* [TASK ITEM]: The required output is the line containing "For enzyme E" and every line after it, transcribed exactly through the end of the data below.
==== DATASET EXCERPTS
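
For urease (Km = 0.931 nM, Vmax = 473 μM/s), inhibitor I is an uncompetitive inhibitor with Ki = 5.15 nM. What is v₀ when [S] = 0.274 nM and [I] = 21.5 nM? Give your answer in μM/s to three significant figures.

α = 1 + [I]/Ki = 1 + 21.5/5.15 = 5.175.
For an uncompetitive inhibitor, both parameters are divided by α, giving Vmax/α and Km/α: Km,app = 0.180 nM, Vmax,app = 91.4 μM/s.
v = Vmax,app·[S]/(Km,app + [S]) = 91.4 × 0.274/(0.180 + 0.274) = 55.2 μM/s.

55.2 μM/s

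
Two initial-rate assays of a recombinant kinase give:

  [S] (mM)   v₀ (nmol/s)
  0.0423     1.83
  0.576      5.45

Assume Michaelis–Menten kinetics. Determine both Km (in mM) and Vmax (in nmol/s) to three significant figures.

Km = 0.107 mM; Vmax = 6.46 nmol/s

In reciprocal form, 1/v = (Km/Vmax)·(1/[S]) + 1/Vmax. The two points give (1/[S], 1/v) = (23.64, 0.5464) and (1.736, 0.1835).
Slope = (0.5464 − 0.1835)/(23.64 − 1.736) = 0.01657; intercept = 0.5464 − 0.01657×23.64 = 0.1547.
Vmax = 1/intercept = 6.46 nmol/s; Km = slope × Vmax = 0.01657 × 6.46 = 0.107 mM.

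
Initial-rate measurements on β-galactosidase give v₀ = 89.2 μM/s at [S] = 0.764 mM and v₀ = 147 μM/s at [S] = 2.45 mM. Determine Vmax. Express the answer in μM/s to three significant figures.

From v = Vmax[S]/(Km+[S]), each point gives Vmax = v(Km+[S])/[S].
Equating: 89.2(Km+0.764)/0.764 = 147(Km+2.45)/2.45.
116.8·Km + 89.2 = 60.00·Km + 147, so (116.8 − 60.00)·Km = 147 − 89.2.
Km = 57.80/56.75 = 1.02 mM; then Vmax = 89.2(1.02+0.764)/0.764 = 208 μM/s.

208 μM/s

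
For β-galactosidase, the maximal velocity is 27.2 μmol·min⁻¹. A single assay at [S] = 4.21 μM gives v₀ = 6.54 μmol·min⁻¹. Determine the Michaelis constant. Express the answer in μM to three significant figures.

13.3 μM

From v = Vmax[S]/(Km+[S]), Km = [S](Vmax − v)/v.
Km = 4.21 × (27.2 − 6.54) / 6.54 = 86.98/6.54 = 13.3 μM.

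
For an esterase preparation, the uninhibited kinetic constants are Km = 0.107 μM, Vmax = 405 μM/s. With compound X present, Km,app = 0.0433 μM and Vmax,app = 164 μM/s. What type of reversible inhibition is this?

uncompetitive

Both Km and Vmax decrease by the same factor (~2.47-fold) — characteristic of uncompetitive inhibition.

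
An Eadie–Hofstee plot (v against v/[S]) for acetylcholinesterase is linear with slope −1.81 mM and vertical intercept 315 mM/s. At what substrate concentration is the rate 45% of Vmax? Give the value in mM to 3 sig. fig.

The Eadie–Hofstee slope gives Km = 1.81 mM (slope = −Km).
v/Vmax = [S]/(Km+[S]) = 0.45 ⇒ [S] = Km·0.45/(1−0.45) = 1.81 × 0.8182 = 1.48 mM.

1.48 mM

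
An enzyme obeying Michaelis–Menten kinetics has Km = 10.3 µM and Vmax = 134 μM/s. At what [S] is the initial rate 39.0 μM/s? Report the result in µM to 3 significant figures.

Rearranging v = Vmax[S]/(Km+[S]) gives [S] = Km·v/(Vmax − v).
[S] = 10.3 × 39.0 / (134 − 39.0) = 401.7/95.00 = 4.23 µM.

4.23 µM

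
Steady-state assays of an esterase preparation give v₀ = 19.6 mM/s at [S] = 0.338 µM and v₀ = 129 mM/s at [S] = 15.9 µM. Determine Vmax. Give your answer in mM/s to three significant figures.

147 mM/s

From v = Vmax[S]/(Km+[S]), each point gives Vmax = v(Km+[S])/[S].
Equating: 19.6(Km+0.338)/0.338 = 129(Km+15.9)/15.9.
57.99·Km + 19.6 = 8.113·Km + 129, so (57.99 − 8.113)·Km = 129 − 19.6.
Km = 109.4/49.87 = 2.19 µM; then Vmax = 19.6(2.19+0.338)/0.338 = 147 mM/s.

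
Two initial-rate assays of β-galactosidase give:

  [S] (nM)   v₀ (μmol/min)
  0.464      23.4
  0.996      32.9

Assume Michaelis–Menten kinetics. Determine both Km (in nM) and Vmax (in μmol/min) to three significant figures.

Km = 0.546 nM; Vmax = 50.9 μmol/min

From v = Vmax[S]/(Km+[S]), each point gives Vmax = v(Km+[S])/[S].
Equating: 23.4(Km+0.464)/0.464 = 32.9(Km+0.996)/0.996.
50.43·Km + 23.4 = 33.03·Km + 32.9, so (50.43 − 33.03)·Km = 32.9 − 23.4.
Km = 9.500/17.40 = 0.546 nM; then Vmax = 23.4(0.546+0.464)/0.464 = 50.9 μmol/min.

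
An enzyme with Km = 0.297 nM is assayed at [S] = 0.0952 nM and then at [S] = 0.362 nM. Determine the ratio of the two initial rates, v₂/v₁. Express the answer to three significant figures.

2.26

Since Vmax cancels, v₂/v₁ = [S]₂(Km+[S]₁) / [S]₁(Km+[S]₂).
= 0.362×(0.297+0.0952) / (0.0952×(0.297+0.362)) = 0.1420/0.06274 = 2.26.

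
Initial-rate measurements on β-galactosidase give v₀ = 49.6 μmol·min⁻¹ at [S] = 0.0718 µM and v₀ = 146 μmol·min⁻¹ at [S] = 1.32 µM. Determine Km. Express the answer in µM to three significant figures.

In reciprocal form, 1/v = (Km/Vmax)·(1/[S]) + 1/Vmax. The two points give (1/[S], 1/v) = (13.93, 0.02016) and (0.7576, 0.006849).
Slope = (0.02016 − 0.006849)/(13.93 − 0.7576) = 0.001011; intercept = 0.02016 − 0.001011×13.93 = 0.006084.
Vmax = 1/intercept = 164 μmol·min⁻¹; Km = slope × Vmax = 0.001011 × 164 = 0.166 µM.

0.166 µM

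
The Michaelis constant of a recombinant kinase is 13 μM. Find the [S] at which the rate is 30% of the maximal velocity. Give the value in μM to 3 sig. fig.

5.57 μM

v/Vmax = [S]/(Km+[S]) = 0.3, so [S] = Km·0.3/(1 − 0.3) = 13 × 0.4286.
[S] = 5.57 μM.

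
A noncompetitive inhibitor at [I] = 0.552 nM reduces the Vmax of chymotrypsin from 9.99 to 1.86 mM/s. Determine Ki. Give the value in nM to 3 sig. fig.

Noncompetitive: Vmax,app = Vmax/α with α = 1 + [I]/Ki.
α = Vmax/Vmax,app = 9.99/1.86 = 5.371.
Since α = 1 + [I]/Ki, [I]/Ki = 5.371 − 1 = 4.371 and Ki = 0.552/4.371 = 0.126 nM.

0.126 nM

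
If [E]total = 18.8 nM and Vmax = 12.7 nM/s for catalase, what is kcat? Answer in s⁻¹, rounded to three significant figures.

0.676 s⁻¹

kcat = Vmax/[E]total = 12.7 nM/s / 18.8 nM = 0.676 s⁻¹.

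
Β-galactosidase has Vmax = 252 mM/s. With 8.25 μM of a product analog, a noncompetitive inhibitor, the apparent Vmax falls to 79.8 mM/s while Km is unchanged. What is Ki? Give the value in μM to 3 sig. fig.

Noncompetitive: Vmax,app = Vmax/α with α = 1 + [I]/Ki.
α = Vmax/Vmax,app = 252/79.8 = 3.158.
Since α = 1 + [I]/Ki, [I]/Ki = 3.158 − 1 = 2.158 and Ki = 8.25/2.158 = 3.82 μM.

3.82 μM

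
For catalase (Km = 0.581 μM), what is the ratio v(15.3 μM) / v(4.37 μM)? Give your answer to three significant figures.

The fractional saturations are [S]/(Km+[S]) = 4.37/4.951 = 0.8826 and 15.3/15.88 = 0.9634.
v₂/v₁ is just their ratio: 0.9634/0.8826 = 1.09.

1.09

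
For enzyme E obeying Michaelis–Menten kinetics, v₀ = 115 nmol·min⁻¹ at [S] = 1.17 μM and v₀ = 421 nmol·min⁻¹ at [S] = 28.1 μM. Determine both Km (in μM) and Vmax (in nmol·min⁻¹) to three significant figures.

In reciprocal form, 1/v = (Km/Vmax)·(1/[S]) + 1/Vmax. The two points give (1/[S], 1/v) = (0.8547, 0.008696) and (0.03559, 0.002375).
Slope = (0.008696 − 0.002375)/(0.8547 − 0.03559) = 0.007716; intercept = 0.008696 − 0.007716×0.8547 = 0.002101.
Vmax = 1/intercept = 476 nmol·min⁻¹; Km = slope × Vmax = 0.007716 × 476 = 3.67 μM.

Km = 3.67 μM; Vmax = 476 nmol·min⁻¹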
========
* [RESULT FOR THIS EXERCISE]:
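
For enzyme E obeying Michaelis–Menten kinetics, v₀ = 115 nmol·min⁻¹ at [S] = 1.17 μM and v₀ = 421 nmol·min⁻¹ at [S] = 28.1 μM. Determine both Km (in μM) and Vmax (in nmol·min⁻¹) to three significant figures.

In reciprocal form, 1/v = (Km/Vmax)·(1/[S]) + 1/Vmax. The two points give (1/[S], 1/v) = (0.8547, 0.008696) and (0.03559, 0.002375).
Slope = (0.008696 − 0.002375)/(0.8547 − 0.03559) = 0.007716; intercept = 0.008696 − 0.007716×0.8547 = 0.002101.
Vmax = 1/intercept = 476 nmol·min⁻¹; Km = slope × Vmax = 0.007716 × 476 = 3.67 μM.

Km = 3.67 μM; Vmax = 476 nmol·min⁻¹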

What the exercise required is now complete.